» Directions: Among the lines below, list those containing the string "portB".

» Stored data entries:
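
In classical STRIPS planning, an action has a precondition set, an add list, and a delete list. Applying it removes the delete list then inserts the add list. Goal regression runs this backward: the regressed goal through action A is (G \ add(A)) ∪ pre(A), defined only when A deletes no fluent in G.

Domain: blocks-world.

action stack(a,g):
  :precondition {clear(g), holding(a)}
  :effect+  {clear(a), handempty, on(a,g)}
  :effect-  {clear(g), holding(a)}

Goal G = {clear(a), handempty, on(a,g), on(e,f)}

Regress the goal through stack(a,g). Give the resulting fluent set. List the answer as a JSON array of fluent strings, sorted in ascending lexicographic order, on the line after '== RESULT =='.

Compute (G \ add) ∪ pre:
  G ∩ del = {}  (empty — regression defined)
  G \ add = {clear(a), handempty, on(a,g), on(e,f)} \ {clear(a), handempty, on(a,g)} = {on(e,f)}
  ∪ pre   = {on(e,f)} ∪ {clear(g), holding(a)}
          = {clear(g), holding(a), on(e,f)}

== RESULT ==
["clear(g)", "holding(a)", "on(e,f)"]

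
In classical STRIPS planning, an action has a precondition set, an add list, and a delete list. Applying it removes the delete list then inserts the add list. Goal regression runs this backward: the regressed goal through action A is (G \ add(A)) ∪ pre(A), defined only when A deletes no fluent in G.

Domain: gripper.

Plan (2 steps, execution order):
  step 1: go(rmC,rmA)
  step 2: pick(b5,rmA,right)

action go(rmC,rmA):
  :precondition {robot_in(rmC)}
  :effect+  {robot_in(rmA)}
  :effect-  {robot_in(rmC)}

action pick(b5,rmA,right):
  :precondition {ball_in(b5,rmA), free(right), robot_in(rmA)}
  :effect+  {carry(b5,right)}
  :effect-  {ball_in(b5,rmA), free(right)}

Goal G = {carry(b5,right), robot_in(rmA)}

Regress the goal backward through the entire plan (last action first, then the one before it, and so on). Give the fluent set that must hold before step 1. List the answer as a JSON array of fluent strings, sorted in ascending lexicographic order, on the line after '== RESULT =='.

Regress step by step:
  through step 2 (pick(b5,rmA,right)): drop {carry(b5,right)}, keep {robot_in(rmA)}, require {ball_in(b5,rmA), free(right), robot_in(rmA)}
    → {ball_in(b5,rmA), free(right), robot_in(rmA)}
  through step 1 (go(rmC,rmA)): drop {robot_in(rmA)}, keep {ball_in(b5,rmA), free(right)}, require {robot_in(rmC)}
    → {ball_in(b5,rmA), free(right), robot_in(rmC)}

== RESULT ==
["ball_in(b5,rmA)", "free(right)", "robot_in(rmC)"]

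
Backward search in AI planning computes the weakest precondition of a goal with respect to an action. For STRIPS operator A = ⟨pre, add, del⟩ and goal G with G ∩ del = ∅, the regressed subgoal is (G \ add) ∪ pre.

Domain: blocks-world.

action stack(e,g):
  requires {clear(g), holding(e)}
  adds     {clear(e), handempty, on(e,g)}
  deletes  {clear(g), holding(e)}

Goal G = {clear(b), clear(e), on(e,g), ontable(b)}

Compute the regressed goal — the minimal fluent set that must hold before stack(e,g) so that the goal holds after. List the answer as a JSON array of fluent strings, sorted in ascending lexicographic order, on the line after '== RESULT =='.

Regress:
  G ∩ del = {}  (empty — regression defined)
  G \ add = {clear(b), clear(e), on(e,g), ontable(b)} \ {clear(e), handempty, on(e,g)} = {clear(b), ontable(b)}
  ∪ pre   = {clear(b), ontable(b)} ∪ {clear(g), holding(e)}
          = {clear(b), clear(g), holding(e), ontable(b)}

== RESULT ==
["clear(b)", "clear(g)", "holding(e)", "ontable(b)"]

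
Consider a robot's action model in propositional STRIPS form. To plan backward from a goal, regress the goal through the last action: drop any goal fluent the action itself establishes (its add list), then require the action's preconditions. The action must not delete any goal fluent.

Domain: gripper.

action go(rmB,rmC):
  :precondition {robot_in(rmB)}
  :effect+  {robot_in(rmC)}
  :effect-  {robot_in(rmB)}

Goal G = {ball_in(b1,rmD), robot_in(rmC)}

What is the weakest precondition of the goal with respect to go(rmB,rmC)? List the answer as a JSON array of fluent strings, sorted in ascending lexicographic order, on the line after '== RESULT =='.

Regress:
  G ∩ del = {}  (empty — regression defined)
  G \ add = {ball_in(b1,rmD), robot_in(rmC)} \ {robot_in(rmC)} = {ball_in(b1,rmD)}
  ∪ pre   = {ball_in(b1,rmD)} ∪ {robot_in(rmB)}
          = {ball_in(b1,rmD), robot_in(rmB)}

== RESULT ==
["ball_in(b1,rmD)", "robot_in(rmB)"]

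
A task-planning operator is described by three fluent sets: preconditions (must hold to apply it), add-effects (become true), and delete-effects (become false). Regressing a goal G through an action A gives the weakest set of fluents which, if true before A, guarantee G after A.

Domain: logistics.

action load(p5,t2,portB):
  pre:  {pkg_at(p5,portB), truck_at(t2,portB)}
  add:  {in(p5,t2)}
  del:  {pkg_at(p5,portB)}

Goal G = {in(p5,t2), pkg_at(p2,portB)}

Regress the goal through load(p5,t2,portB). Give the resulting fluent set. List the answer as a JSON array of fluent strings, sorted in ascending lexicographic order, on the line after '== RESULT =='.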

» Task output:
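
action load(p5,t2,portB):
  pre:  {pkg_at(p5,portB), truck_at(t2,portB)}
  del:  {pkg_at(p5,portB)}
Goal G = {in(p5,t2), pkg_at(p2,portB)}
Regress the goal through load(p5,t2,portB). Give the resulting fluent set. List the answer as a JSON array of fluent strings, sorted in ascending lexicographic order, on the line after '== RESULT =='.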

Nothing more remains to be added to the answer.